EXERCISE
Please set the lines down again exactly, from the top of the entries through the line that contains "(T2, X) -> (6, 2)".

◆ ◆ ◆ ◆ ◆ ◆ ◆

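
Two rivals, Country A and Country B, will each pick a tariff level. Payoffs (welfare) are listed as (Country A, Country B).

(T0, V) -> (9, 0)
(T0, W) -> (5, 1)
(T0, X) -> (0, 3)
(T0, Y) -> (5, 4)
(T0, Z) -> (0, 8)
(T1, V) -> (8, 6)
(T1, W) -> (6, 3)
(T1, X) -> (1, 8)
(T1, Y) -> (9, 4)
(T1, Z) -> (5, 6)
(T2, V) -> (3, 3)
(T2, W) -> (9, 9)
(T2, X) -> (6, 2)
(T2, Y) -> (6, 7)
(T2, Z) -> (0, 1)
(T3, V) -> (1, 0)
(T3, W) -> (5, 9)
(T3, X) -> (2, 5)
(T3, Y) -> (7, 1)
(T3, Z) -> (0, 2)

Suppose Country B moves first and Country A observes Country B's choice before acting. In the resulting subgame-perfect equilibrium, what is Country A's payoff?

9

Backward induction with Country B moving first.
- V: Country A compares 9, 8, 3, 1 and picks T0; Country B would get 0.
- W: Country A compares 5, 6, 9, 5 and picks T2; Country B would get 9.
- X: Country A compares 0, 1, 6, 2 and picks T2; Country B would get 2.
- Y: Country A compares 5, 9, 6, 7 and picks T1; Country B would get 4.
- Z: Country A compares 0, 5, 0, 0 and picks T1; Country B would get 6.
Maximizing over 0, 9, 2, 4, 6, Country B chooses W. Subgame-perfect outcome: (T2, W) with payoffs (9, 9).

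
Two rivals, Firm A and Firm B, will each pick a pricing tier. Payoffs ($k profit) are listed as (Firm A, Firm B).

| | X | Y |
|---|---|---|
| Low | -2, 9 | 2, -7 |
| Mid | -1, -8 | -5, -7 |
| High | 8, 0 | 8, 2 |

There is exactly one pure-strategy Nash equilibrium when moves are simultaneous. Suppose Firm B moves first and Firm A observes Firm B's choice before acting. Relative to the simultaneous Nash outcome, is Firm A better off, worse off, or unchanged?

unchanged

Firm A best-responds to each possible Firm B move:
- X: BR = High, leader payoff 0.
- Y: BR = High, leader payoff 2.
Among 0, 2, the best is 2 at Y. Subgame-perfect outcome: (High, Y) with payoffs (8, 2).
Under simultaneous play:
Firm A's best replies: X→High; Y→High.
Firm B's best replies: Low→X; Mid→Y; High→Y.
The unique mutual best reply is (High, Y), giving (8, 2).
Firm A earns 8 sequentially versus 8 at the Nash outcome: unchanged.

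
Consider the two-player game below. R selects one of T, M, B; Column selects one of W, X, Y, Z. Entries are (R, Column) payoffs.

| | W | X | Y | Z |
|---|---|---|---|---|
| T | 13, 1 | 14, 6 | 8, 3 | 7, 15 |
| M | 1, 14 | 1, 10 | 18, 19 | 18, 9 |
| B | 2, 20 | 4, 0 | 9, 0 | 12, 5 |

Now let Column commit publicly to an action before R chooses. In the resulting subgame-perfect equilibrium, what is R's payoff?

Solve by backward induction (Column leads).
- W: R compares 13, 1, 2 and picks T; Column would get 1.
- X: R compares 14, 1, 4 and picks T; Column would get 6.
- Y: R compares 8, 18, 9 and picks M; Column would get 19.
- Z: R compares 7, 18, 12 and picks M; Column would get 9.
Among 1, 6, 19, 9, the best is 19 at Y. Subgame-perfect outcome: (M, Y) with payoffs (18, 19).

18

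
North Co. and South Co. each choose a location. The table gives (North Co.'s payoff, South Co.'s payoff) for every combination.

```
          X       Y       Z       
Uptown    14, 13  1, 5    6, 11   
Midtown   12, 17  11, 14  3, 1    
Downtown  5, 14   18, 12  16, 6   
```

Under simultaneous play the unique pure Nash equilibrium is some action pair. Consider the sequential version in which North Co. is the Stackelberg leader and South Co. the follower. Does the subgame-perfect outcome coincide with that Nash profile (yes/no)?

yes

Solve by backward induction (North Co. leads).
- Uptown: BR = X, leader payoff 14.
- Midtown: BR = X, leader payoff 12.
- Downtown: BR = X, leader payoff 5.
North Co.'s induced payoffs are 14, 12, 5, so North Co. commits to Uptown. Subgame-perfect outcome: (Uptown, X) with payoffs (14, 13).
Under simultaneous play:
North Co.'s best replies: X→Uptown; Y→Downtown; Z→Downtown.
South Co.'s best replies: Uptown→X; Midtown→X; Downtown→X.
The unique mutual best reply is (Uptown, X), giving (14, 13).
Sequential outcome (Uptown, X) coincides with the Nash profile (Uptown, X).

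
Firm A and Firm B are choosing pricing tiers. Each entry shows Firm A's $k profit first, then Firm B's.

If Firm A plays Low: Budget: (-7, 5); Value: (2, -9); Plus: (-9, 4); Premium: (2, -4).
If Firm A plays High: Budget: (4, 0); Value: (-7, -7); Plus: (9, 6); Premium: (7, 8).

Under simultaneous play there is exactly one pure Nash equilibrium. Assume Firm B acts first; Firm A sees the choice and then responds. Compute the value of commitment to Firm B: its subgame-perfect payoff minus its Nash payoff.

Backward induction with Firm B moving first.
- Budget: BR = High, leader payoff 0.
- Value: BR = Low, leader payoff -9.
- Plus: BR = High, leader payoff 6.
- Premium: BR = High, leader payoff 8.
Among 0, -9, 6, 8, the best is 8 at Premium. Subgame-perfect outcome: (High, Premium) with payoffs (7, 8).
Now find the simultaneous Nash equilibrium.
Firm A's best replies: Budget→High; Value→Low; Plus→High; Premium→High.
Firm B's best replies: Low→Budget; High→Premium.
Only (High, Premium) has each player best-responding; Nash payoffs (7, 8).
Firm B's commitment gain: 8 − 8 = 0.

0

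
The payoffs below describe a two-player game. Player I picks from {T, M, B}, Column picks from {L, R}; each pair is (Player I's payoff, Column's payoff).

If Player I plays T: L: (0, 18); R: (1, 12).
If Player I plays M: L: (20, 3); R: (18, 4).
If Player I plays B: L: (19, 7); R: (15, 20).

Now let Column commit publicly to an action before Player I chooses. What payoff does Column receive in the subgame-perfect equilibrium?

Backward induction with Column moving first.
- L: BR = M, leader payoff 3.
- R: BR = M, leader payoff 4.
Maximizing over 3, 4, Column chooses R. Subgame-perfect outcome: (M, R) with payoffs (18, 4).

4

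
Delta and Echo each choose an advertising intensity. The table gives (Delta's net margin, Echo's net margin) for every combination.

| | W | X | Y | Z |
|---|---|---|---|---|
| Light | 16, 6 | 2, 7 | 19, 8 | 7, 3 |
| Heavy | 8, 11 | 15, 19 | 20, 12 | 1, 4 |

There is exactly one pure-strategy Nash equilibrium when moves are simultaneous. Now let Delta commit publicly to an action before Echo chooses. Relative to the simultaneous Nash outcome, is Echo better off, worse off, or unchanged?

Work backward from Echo's decision.
- Light: BR = Y, leader payoff 19.
- Heavy: BR = X, leader payoff 15.
Delta's induced payoffs are 19, 15, so Delta commits to Light. Subgame-perfect outcome: (Light, Y) with payoffs (19, 8).
For the simultaneous game, intersect best replies.
Delta's best replies: W→Light; X→Heavy; Y→Heavy; Z→Light.
Echo's best replies: Light→Y; Heavy→X.
The unique mutual best reply is (Heavy, X), giving (15, 19).
Echo earns 8 sequentially versus 19 at the Nash outcome: worse off.

worse off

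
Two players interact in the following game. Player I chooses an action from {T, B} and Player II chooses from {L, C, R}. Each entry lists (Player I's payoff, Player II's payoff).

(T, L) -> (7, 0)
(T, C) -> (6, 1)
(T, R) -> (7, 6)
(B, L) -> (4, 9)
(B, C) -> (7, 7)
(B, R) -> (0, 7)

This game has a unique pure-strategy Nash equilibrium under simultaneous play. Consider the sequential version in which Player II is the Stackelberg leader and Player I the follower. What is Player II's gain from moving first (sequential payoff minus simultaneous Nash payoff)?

1

Solve by backward induction (Player II leads).
- L: Player I compares 7, 4 and picks T; Player II would get 0.
- C: Player I compares 6, 7 and picks B; Player II would get 7.
- R: Player I compares 7, 0 and picks T; Player II would get 6.
Among 0, 7, 6, the best is 7 at C. Subgame-perfect outcome: (B, C) with payoffs (7, 7).
Under simultaneous play:
Player I's best replies: L→T; C→B; R→T.
Player II's best replies: T→R; B→L.
The unique mutual best reply is (T, R), giving (7, 6).
Player II's commitment gain: 7 − 6 = 1.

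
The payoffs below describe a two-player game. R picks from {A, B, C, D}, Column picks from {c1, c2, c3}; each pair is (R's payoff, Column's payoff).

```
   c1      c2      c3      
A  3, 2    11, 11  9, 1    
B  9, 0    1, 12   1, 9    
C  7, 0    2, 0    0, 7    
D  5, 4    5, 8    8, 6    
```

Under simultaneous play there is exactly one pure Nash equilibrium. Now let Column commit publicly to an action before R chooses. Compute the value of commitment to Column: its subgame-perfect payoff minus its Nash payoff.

Backward induction with Column moving first.
- c1 → R plays B (best of 3, 9, 7, 5); Column gets 0.
- c2 → R plays A (best of 11, 1, 2, 5); Column gets 11.
- c3 → R plays A (best of 9, 1, 0, 8); Column gets 1.
Among 0, 11, 1, the best is 11 at c2. Subgame-perfect outcome: (A, c2) with payoffs (11, 11).
For the simultaneous game, intersect best replies.
R's best replies: c1→B; c2→A; c3→A.
Column's best replies: A→c2; B→c2; C→c3; D→c2.
Only (A, c2) has each player best-responding; Nash payoffs (11, 11).
Column's commitment gain: 11 − 11 = 0.

0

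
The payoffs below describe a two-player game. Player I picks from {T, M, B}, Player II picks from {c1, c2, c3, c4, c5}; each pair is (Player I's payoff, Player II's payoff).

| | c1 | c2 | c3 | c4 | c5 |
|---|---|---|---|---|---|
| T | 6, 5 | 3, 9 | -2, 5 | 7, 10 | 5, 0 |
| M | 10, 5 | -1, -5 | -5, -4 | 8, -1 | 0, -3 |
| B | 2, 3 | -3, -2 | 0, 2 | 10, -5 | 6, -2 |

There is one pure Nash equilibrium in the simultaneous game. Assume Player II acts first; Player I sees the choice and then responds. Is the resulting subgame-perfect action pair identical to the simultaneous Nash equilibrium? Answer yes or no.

Backward induction with Player II moving first.
- c1: Player I compares 6, 10, 2 and picks M; Player II would get 5.
- c2: Player I compares 3, -1, -3 and picks T; Player II would get 9.
- c3: Player I compares -2, -5, 0 and picks B; Player II would get 2.
- c4: Player I compares 7, 8, 10 and picks B; Player II would get -5.
- c5: Player I compares 5, 0, 6 and picks B; Player II would get -2.
Player II's induced payoffs are 5, 9, 2, -5, -2, so Player II commits to c2. Subgame-perfect outcome: (T, c2) with payoffs (3, 9).
Now find the simultaneous Nash equilibrium.
Player I's best replies: c1→M; c2→T; c3→B; c4→B; c5→B.
Player II's best replies: T→c4; M→c1; B→c1.
Only (M, c1) has each player best-responding; Nash payoffs (10, 5).
Sequential outcome (T, c2) differs from the Nash profile (M, c1).

no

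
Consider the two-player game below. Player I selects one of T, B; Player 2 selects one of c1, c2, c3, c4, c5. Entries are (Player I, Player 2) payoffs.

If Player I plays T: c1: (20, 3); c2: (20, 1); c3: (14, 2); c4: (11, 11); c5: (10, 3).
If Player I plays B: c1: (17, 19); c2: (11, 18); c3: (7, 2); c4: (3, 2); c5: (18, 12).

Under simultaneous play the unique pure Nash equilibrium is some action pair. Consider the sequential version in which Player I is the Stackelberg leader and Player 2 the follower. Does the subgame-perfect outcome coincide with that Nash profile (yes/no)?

no

Player 2 best-responds to each possible Player I move:
- T: Player 2 compares 3, 1, 2, 11, 3 and picks c4; Player I would get 11.
- B: Player 2 compares 19, 18, 2, 2, 12 and picks c1; Player I would get 17.
Maximizing over 11, 17, Player I chooses B. Subgame-perfect outcome: (B, c1) with payoffs (17, 19).
Now find the simultaneous Nash equilibrium.
Player I's best replies: c1→T; c2→T; c3→T; c4→T; c5→B.
Player 2's best replies: T→c4; B→c1.
Only (T, c4) has each player best-responding; Nash payoffs (11, 11).
Sequential outcome (B, c1) differs from the Nash profile (T, c4).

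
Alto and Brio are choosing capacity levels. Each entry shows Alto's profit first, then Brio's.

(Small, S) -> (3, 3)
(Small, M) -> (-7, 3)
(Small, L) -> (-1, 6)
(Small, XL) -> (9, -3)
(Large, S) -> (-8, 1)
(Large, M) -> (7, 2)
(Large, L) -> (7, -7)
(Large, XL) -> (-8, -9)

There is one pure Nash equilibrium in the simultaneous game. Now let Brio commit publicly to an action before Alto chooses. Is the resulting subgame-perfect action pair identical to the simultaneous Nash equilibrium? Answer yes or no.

no

Backward induction with Brio moving first.
- S → Alto plays Small (best of 3, -8); Brio gets 3.
- M → Alto plays Large (best of -7, 7); Brio gets 2.
- L → Alto plays Large (best of -1, 7); Brio gets -7.
- XL → Alto plays Small (best of 9, -8); Brio gets -3.
Maximizing over 3, 2, -7, -3, Brio chooses S. Subgame-perfect outcome: (Small, S) with payoffs (3, 3).
For the simultaneous game, intersect best replies.
Alto's best replies: S→Small; M→Large; L→Large; XL→Small.
Brio's best replies: Small→L; Large→M.
Only (Large, M) has each player best-responding; Nash payoffs (7, 2).
Sequential outcome (Small, S) differs from the Nash profile (Large, M).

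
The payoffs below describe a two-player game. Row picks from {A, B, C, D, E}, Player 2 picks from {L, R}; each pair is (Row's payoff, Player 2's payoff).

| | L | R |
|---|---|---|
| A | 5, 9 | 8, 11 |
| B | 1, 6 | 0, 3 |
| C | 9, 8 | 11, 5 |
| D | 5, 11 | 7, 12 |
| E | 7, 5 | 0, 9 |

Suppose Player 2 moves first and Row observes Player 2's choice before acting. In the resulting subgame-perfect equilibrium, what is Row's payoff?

9

Row best-responds to each possible Player 2 move:
- L: Row compares 5, 1, 9, 5, 7 and picks C; Player 2 would get 8.
- R: Row compares 8, 0, 11, 7, 0 and picks C; Player 2 would get 5.
Maximizing over 8, 5, Player 2 chooses L. Subgame-perfect outcome: (C, L) with payoffs (9, 8).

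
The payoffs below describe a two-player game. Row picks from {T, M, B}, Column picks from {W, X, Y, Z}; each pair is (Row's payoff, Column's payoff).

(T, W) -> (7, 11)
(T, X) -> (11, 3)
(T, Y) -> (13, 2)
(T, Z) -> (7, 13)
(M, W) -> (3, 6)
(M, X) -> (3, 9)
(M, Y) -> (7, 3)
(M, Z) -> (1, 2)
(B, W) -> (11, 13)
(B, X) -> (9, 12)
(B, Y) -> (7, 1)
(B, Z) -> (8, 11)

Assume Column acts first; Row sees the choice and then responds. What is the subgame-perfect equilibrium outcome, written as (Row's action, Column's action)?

Row best-responds to each possible Column move:
- W: BR = B, leader payoff 13.
- X: BR = T, leader payoff 3.
- Y: BR = T, leader payoff 2.
- Z: BR = B, leader payoff 11.
Column's induced payoffs are 13, 3, 2, 11, so Column commits to W. Subgame-perfect outcome: (B, W) with payoffs (11, 13).

(B, W)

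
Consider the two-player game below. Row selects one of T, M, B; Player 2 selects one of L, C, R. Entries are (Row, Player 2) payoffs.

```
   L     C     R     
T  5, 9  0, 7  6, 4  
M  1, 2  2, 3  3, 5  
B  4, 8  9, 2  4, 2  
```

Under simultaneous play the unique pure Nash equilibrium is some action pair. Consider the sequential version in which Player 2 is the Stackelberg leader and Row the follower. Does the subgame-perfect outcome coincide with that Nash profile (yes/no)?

yes

Row best-responds to each possible Player 2 move:
- L: Row compares 5, 1, 4 and picks T; Player 2 would get 9.
- C: Row compares 0, 2, 9 and picks B; Player 2 would get 2.
- R: Row compares 6, 3, 4 and picks T; Player 2 would get 4.
Maximizing over 9, 2, 4, Player 2 chooses L. Subgame-perfect outcome: (T, L) with payoffs (5, 9).
Now find the simultaneous Nash equilibrium.
Row's best replies: L→T; C→B; R→T.
Player 2's best replies: T→L; M→R; B→L.
The unique mutual best reply is (T, L), giving (5, 9).
Sequential outcome (T, L) coincides with the Nash profile (T, L).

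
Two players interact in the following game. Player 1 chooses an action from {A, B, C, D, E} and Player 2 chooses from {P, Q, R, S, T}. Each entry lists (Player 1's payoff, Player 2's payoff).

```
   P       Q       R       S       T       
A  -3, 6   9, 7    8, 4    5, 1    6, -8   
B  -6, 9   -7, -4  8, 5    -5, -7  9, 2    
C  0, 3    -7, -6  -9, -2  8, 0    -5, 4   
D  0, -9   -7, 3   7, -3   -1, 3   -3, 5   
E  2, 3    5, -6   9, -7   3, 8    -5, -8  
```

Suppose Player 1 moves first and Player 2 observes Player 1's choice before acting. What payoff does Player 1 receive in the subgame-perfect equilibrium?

9

Player 2 best-responds to each possible Player 1 move:
- A → Player 2 plays Q (best of 6, 7, 4, 1, -8); Player 1 gets 9.
- B → Player 2 plays P (best of 9, -4, 5, -7, 2); Player 1 gets -6.
- C → Player 2 plays T (best of 3, -6, -2, 0, 4); Player 1 gets -5.
- D → Player 2 plays T (best of -9, 3, -3, 3, 5); Player 1 gets -3.
- E → Player 2 plays S (best of 3, -6, -7, 8, -8); Player 1 gets 3.
Player 1's induced payoffs are 9, -6, -5, -3, 3, so Player 1 commits to A. Subgame-perfect outcome: (A, Q) with payoffs (9, 7).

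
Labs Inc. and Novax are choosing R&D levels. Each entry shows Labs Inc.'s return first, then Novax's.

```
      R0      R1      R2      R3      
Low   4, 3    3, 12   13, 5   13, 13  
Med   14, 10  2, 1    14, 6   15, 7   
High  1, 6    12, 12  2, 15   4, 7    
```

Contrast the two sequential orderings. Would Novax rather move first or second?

first

If Labs Inc. leads: Novax's best replies are Low→R3, Med→R0, High→R2; Labs Inc.'s induced payoffs 13, 14, 2; outcome (Med, R0), payoffs (14, 10).
If Novax leads: Labs Inc.'s best replies are R0→Med, R1→High, R2→Med, R3→Med; Novax's induced payoffs 10, 12, 6, 7; outcome (High, R1), payoffs (12, 12).
Novax gets 12 moving first and 10 moving second, so Novax prefers to move first.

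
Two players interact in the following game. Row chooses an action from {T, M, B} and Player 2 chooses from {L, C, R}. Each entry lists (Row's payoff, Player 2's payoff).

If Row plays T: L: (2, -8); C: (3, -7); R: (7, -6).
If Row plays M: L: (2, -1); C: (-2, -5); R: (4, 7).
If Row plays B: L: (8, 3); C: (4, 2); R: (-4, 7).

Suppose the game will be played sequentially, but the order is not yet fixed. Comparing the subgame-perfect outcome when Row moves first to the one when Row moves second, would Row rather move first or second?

second

If Row leads: Player 2's best replies are T→R, M→R, B→R; Row's induced payoffs 7, 4, -4; outcome (T, R), payoffs (7, -6).
If Player 2 leads: Row's best replies are L→B, C→B, R→T; Player 2's induced payoffs 3, 2, -6; outcome (B, L), payoffs (8, 3).
Row gets 7 moving first and 8 moving second, so Row prefers to move second.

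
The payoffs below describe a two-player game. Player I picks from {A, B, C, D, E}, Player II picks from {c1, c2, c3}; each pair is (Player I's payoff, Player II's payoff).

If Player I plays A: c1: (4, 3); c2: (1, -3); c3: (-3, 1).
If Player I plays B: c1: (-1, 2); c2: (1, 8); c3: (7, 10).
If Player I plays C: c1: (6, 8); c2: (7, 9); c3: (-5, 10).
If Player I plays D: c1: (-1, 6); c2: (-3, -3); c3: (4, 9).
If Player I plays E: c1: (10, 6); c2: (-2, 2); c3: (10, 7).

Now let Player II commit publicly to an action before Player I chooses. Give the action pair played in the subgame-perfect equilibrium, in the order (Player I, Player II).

Solve by backward induction (Player II leads).
- c1: Player I compares 4, -1, 6, -1, 10 and picks E; Player II would get 6.
- c2: Player I compares 1, 1, 7, -3, -2 and picks C; Player II would get 9.
- c3: Player I compares -3, 7, -5, 4, 10 and picks E; Player II would get 7.
Player II's induced payoffs are 6, 9, 7, so Player II commits to c2. Subgame-perfect outcome: (C, c2) with payoffs (7, 9).

(C, c2)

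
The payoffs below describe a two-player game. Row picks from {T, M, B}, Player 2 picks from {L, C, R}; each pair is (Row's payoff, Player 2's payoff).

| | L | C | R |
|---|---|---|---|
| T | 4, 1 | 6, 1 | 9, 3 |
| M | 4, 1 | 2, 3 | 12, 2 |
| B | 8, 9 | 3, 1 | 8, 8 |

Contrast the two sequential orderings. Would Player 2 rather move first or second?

first

If Row leads: Player 2's best replies are T→R, M→C, B→L; Row's induced payoffs 9, 2, 8; outcome (T, R), payoffs (9, 3).
If Player 2 leads: Row's best replies are L→B, C→T, R→M; Player 2's induced payoffs 9, 1, 2; outcome (B, L), payoffs (8, 9).
Player 2 gets 9 moving first and 3 moving second, so Player 2 prefers to move first.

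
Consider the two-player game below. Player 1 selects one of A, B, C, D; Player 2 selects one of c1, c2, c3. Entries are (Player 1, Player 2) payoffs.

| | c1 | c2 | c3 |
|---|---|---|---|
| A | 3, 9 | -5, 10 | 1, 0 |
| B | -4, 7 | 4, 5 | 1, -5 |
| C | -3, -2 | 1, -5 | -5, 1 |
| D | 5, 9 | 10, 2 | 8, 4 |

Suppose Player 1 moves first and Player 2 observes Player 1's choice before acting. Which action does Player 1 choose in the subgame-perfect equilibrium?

D

Solve by backward induction (Player 1 leads).
- A: Player 2 compares 9, 10, 0 and picks c2; Player 1 would get -5.
- B: Player 2 compares 7, 5, -5 and picks c1; Player 1 would get -4.
- C: Player 2 compares -2, -5, 1 and picks c3; Player 1 would get -5.
- D: Player 2 compares 9, 2, 4 and picks c1; Player 1 would get 5.
Player 1's induced payoffs are -5, -4, -5, 5, so Player 1 commits to D. Subgame-perfect outcome: (D, c1) with payoffs (5, 9).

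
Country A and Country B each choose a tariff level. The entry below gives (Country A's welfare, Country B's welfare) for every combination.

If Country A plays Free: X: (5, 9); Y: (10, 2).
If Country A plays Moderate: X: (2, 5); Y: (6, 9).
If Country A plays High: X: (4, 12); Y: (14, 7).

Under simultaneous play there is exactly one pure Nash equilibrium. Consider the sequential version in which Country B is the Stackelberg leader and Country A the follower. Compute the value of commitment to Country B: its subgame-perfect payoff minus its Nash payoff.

Work backward from Country A's decision.
- X → Country A plays Free (best of 5, 2, 4); Country B gets 9.
- Y → Country A plays High (best of 10, 6, 14); Country B gets 7.
Maximizing over 9, 7, Country B chooses X. Subgame-perfect outcome: (Free, X) with payoffs (5, 9).
Under simultaneous play:
Country A's best replies: X→Free; Y→High.
Country B's best replies: Free→X; Moderate→Y; High→X.
Only (Free, X) has each player best-responding; Nash payoffs (5, 9).
Country B's commitment gain: 9 − 9 = 0.

0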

◆ ◆ ◆ ◆ ◆ ◆ ◆

SOLVED PROBLEM
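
Two rivals, Country A and Country B, will each pick a tariff level. Payoffs (welfare) are listed as (Country A, Country B).

(T0, V) -> (9, 0)
(T0, W) -> (5, 1)
(T0, X) -> (0, 3)
(T0, Y) -> (5, 4)
(T0, Z) -> (0, 8)
(T1, V) -> (8, 6)
(T1, W) -> (6, 3)
(T1, X) -> (1, 8)
(T1, Y) -> (9, 4)
(T1, Z) -> (5, 6)
(T2, V) -> (3, 3)
(T2, W) -> (9, 9)
(T2, X) -> (6, 2)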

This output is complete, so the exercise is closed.